▶ _Work required_: Reproduce, please, only the lines from the first line below to the line containing "Refer to the quantities as follows: x for the current", inclusive.

+++ Data

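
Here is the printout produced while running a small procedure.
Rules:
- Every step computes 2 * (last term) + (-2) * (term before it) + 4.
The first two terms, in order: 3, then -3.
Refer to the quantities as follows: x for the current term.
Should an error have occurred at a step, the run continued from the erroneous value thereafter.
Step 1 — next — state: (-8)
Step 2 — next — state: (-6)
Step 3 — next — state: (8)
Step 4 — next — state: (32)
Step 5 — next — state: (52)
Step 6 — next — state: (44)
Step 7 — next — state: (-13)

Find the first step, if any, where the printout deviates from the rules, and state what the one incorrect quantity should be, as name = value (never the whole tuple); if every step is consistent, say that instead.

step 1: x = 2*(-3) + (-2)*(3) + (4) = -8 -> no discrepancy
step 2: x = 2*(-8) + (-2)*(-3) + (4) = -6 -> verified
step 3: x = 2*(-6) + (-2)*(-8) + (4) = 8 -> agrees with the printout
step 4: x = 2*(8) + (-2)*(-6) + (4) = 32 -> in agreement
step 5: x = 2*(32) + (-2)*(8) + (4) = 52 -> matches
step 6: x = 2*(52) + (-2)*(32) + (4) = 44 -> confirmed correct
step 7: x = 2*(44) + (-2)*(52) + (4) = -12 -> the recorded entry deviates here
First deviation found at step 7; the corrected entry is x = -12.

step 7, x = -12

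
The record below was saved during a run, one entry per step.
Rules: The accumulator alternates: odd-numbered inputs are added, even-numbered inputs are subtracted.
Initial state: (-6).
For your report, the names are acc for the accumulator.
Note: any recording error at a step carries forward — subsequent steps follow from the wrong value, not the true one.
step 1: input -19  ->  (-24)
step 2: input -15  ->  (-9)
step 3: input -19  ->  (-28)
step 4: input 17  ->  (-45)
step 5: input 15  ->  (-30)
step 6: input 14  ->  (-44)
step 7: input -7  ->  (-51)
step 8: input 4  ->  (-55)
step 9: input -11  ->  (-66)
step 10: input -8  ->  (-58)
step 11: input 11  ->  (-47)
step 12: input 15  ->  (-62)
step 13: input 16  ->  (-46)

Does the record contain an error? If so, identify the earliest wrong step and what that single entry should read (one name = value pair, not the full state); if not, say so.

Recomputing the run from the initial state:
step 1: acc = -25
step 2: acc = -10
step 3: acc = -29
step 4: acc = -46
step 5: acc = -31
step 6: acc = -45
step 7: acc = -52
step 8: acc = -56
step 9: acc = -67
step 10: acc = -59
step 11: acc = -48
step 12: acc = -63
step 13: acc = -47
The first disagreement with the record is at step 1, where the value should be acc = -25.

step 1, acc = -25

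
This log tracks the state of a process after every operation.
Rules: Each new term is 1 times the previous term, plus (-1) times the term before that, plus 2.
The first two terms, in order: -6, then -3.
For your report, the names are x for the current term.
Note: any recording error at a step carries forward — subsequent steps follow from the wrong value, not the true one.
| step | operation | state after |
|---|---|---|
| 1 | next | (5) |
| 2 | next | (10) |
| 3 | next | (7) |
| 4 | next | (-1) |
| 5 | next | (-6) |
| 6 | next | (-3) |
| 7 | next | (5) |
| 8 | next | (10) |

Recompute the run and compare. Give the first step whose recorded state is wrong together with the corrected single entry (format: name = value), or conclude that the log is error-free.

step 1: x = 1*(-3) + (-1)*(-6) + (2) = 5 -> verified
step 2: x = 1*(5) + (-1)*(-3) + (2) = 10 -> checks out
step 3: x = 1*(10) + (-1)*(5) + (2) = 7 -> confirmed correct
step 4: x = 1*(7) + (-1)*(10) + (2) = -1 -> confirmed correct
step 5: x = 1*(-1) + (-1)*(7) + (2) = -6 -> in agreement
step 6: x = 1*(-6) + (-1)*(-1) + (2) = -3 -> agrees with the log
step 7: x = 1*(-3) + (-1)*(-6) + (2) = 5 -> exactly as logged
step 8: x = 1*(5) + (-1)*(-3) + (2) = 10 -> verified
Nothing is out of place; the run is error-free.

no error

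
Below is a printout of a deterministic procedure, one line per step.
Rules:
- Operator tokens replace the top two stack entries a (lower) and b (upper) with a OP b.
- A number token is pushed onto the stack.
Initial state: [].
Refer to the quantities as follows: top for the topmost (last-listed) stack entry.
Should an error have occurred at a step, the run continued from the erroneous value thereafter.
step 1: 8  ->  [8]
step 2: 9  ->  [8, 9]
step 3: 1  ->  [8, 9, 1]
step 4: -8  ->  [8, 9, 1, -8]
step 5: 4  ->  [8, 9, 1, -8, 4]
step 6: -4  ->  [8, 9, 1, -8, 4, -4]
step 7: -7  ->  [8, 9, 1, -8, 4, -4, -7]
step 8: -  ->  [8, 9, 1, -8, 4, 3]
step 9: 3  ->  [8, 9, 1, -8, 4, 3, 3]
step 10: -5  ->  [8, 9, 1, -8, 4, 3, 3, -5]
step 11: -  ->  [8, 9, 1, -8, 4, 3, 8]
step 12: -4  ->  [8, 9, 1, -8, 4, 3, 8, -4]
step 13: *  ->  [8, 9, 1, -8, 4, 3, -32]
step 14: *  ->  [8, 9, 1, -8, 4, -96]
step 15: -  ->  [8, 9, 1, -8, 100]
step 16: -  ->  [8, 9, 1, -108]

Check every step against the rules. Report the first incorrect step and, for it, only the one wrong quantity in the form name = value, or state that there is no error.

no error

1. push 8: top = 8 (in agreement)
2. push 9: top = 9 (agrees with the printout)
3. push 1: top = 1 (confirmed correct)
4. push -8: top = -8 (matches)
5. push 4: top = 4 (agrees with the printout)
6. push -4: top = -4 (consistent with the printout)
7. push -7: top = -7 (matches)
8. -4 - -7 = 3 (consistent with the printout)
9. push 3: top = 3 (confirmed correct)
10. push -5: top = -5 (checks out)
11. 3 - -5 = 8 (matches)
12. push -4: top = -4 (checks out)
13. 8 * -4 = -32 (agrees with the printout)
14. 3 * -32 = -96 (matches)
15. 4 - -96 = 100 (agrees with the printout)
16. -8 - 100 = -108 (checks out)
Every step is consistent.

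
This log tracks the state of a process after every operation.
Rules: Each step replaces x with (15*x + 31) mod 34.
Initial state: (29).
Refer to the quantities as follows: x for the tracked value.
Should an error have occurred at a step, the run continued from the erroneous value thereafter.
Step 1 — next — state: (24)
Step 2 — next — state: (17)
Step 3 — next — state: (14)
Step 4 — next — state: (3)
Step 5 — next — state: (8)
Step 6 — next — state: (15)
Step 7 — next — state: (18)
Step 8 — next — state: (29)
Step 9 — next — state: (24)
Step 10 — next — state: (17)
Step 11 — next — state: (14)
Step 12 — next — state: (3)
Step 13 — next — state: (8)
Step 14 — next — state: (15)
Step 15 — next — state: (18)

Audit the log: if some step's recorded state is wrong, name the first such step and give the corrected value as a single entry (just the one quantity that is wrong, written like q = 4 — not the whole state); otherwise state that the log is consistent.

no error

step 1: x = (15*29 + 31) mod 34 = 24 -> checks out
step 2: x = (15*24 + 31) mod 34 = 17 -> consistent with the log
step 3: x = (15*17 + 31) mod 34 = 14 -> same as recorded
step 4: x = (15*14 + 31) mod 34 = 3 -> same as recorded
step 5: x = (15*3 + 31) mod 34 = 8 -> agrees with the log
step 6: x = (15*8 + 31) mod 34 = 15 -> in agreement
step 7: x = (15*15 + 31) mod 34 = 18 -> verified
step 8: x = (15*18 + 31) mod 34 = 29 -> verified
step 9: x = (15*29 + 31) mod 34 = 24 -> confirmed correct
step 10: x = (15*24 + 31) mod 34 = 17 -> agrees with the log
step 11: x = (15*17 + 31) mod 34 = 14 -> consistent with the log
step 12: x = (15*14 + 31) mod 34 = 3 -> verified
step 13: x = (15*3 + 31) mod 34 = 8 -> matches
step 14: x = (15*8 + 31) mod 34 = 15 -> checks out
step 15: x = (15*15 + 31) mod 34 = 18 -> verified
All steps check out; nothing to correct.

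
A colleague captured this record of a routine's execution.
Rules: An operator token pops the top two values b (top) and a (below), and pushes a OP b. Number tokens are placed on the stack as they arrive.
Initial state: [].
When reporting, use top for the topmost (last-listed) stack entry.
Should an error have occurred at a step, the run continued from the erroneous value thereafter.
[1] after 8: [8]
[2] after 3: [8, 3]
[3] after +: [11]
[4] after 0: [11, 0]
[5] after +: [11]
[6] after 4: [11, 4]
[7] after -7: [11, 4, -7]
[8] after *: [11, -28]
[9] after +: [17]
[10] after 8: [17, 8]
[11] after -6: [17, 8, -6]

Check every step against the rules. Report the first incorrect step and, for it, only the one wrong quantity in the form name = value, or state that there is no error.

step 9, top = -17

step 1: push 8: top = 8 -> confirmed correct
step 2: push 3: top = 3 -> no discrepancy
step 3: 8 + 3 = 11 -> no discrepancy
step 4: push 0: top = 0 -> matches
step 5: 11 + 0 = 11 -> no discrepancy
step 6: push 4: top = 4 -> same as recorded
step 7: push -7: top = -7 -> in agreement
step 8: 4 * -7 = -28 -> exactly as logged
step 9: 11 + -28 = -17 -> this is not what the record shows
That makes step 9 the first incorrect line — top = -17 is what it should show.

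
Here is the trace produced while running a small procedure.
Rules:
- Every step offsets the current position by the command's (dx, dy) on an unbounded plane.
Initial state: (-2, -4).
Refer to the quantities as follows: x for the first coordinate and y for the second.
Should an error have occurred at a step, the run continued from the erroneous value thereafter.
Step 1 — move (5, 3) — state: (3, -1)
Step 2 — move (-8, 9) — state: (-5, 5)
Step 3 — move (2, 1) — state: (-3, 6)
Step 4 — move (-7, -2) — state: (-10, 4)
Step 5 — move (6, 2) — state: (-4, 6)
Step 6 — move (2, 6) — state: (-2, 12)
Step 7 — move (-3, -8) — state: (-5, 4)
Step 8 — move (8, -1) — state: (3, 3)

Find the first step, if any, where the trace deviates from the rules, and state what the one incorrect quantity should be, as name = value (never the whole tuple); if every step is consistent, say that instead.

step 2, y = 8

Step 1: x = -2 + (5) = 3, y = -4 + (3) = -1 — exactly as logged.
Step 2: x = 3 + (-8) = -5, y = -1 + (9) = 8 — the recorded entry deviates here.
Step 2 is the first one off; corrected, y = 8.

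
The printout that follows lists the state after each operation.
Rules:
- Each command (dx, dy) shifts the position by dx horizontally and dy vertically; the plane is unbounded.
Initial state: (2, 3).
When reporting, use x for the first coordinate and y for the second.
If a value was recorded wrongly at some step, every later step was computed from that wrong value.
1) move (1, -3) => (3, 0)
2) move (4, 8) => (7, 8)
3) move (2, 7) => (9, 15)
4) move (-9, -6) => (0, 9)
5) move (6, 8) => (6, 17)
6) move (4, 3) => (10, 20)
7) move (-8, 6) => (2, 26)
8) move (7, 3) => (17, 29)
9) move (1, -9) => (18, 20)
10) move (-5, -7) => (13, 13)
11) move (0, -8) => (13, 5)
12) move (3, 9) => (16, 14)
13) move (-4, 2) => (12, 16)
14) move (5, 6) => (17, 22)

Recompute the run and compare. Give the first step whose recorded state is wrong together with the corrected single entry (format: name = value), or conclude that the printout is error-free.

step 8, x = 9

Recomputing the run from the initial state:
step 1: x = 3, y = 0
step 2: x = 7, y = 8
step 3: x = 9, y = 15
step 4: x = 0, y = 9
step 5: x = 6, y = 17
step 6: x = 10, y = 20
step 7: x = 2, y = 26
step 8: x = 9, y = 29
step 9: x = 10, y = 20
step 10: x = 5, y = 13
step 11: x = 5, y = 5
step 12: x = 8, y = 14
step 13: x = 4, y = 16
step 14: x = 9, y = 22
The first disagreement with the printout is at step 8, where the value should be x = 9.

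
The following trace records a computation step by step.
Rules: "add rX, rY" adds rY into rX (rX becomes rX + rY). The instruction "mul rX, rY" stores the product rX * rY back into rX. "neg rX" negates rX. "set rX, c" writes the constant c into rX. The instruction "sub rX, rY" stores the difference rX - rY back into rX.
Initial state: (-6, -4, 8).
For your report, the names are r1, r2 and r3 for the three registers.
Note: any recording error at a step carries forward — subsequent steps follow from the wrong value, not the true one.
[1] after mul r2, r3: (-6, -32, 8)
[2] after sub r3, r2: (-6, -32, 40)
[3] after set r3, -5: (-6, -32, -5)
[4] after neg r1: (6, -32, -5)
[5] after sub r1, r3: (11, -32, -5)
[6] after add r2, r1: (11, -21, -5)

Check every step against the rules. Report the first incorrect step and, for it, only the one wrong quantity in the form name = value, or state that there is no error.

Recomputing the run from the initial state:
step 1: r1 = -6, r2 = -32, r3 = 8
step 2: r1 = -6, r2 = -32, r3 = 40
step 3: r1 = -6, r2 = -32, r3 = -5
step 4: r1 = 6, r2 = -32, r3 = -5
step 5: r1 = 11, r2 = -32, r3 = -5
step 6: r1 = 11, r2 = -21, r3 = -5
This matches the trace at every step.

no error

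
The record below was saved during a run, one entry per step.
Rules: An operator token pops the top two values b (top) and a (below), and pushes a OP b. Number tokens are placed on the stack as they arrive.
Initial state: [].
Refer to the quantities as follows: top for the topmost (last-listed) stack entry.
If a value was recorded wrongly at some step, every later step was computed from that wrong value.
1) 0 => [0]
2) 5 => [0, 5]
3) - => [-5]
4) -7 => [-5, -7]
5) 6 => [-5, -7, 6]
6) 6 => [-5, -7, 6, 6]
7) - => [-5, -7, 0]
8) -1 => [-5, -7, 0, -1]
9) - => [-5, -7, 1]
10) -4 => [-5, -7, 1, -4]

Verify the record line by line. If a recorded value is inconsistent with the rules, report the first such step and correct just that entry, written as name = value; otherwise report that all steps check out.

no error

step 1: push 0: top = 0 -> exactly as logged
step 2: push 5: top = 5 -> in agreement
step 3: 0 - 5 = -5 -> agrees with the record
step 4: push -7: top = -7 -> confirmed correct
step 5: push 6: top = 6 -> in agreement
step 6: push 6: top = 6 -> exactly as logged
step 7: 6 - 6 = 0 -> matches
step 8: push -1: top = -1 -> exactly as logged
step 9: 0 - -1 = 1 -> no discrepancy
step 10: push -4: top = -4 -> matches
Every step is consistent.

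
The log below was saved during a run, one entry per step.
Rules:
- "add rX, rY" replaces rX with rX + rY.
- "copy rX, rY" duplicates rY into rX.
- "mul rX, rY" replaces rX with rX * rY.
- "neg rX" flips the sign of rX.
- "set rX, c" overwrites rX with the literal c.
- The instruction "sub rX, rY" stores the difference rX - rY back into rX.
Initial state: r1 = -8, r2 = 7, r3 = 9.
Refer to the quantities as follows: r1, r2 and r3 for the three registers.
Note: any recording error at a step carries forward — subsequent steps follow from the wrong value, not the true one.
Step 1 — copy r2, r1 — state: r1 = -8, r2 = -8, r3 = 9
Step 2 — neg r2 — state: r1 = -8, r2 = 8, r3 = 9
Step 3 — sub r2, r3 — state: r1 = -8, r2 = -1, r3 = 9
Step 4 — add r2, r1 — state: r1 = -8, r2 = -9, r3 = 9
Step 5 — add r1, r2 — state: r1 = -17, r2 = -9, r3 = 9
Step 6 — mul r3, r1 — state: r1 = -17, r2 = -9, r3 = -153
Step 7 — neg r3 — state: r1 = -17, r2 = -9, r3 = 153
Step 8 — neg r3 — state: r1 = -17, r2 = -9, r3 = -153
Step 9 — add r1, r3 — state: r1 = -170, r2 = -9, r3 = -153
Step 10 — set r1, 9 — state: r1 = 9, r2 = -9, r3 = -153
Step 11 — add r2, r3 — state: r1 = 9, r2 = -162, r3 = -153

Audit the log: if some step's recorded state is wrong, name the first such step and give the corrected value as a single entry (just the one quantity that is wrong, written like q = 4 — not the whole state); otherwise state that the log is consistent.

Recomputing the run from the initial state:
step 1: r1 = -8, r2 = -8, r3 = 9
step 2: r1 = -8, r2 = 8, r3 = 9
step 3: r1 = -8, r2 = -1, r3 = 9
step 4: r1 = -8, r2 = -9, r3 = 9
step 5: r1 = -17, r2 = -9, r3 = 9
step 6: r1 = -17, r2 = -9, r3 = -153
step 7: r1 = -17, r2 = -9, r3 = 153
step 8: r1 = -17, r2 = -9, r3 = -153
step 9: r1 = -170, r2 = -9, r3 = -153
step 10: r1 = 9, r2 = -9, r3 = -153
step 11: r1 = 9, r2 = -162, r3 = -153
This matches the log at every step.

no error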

++++++

▶ _Exercise output_:
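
Here is the printout produced while running a small procedure.
Rules:
- Every step computes 2 * (last term) + (-2) * (term before it) + 4.
The first two terms, in order: 3, then -3.
Refer to the quantities as follows: x for the current term.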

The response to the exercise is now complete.